[Opening Task inputs section]

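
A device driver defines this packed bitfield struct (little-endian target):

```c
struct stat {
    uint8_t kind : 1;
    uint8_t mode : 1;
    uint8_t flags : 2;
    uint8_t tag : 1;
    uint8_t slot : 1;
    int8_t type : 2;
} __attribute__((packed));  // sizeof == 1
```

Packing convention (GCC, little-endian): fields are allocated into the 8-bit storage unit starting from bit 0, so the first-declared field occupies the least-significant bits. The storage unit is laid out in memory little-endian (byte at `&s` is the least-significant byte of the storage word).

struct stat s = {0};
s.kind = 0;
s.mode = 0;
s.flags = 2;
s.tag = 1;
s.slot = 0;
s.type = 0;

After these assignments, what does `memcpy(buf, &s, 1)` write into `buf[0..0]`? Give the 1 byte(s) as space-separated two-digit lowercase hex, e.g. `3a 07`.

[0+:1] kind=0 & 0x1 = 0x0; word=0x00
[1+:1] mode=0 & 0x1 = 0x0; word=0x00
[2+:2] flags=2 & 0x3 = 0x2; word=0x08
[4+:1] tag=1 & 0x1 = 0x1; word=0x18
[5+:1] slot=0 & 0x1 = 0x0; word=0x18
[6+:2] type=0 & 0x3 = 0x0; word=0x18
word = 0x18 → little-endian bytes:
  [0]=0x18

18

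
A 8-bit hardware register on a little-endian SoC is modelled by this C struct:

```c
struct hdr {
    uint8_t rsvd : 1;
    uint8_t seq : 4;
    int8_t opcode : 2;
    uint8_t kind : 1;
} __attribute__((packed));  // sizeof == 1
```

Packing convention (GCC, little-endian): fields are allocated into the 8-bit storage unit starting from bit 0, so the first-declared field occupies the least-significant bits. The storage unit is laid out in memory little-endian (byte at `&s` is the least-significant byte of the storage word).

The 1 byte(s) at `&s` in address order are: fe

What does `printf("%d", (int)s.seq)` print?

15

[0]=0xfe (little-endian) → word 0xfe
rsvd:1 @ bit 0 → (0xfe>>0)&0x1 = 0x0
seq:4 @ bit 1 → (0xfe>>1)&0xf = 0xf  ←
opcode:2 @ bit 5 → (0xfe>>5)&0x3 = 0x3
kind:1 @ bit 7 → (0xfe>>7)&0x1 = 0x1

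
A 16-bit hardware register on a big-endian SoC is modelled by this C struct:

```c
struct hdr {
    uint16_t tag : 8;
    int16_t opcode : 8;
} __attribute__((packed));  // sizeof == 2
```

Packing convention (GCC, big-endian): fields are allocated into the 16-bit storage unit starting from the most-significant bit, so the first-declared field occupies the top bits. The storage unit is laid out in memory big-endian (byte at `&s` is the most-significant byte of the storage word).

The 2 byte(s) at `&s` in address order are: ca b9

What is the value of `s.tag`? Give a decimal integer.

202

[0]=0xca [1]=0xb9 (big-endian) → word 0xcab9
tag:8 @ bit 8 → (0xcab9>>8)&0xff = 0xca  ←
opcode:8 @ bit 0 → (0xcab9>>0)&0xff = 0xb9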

[Closing Task inputs section]

Brief:
Only one number is wanted: how many lines in the records above contain the string "struct".

Response for this exercise:
7